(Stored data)

• • • •

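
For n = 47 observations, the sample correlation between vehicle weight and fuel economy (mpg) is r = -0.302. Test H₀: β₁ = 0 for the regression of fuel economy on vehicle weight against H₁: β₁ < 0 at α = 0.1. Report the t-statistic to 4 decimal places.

t = -2.1251

t = r·√(n − 2)/√(1 − r²) = -0.302·√45/√0.908796 = -2.1251.
df = n − 2 = 45.
One-sided p ≈ 0.0196, which is < 0.1, so reject H₀.
There is evidence of a linear association between vehicle weight and fuel economy.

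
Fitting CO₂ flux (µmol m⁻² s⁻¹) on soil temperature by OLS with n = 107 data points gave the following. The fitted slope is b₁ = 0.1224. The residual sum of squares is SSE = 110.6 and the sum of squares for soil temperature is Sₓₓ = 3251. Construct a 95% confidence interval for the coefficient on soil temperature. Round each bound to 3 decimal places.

MSE = SSE/(n − 2) = 110.6/105 = 1.05333.
SE(b₁) = √(MSE/Sₓₓ) = √(1.05333/3251) = 0.0180001.
df = n − 2 = 105.
t* = t_{0.025, 105} = 1.982815.
Margin = t* × SE = 1.982815 × 0.0180001 = 0.03569.
CI: 0.1224 ± 0.03569 → (0.087, 0.158).
With 95% confidence, each one-unit increase in soil temperature is associated with a change of between 0.087 and 0.158 µmol m⁻² s⁻¹ in CO₂ flux.

(0.087, 0.158)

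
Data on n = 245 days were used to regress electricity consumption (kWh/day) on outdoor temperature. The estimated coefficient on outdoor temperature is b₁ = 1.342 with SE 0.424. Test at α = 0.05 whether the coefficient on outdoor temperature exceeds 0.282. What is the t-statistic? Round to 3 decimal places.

t = 2.500

H₀: β₁ = 0.282 vs H₁: β₁ > 0.282.
t = (b₁ − β₁⁰)/SE = (1.342 − 0.282) / 0.424 = 2.500.
df = n − 2 = 245 − 2 = 243.
One-sided p ≈ 0.0065, which is < 0.05, so reject H₀.
There is evidence that the true slope on outdoor temperature exceeds 0.282 kWh/day per unit.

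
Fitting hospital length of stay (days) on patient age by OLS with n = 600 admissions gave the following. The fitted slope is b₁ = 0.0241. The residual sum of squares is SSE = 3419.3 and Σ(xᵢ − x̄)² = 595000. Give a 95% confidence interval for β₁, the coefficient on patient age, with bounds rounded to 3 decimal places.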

• • • •

Problem requirements ▸
Set the entries above down again, each one exactly as written.

Exercise solution ▸
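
For n = 47 observations, the sample correlation between vehicle weight and fuel economy (mpg) is r = -0.302. Test H₀: β₁ = 0 for the regression of fuel economy on vehicle weight against H₁: β₁ < 0 at α = 0.1. Report the t-statistic to 4 decimal places.

t = -2.1251

t = r·√(n − 2)/√(1 − r²) = -0.302·√45/√0.908796 = -2.1251.
df = n − 2 = 45.
One-sided p ≈ 0.0196, which is < 0.1, so reject H₀.
There is evidence of a linear association between vehicle weight and fuel economy.

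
Fitting CO₂ flux (µmol m⁻² s⁻¹) on soil temperature by OLS with n = 107 data points gave the following. The fitted slope is b₁ = 0.1224. The residual sum of squares is SSE = 110.6 and the sum of squares for soil temperature is Sₓₓ = 3251. Construct a 95% confidence interval for the coefficient on soil temperature. Round each bound to 3 decimal places.

MSE = SSE/(n − 2) = 110.6/105 = 1.05333.
SE(b₁) = √(MSE/Sₓₓ) = √(1.05333/3251) = 0.0180001.
df = n − 2 = 105.
t* = t_{0.025, 105} = 1.982815.
Margin = t* × SE = 1.982815 × 0.0180001 = 0.03569.
CI: 0.1224 ± 0.03569 → (0.087, 0.158).
With 95% confidence, each one-unit increase in soil temperature is associated with a change of between 0.087 and 0.158 µmol m⁻² s⁻¹ in CO₂ flux.

(0.087, 0.158)

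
Data on n = 245 days were used to regress electricity consumption (kWh/day) on outdoor temperature. The estimated coefficient on outdoor temperature is b₁ = 1.342 with SE 0.424. Test at α = 0.05 whether the coefficient on outdoor temperature exceeds 0.282. What is the t-statistic? Round to 3 decimal places.

t = 2.500

H₀: β₁ = 0.282 vs H₁: β₁ > 0.282.
t = (b₁ − β₁⁰)/SE = (1.342 − 0.282) / 0.424 = 2.500.
df = n − 2 = 245 − 2 = 243.
One-sided p ≈ 0.0065, which is < 0.05, so reject H₀.
There is evidence that the true slope on outdoor temperature exceeds 0.282 kWh/day per unit.

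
Fitting hospital length of stay (days) on patient age by OLS with n = 600 admissions gave the following. The fitted slope is b₁ = 0.0241. The residual sum of squares is SSE = 3419.3 and Σ(xᵢ − x̄)² = 595000. Give a 95% confidence interval for β₁, the coefficient on patient age, with bounds rounded to 3 decimal places.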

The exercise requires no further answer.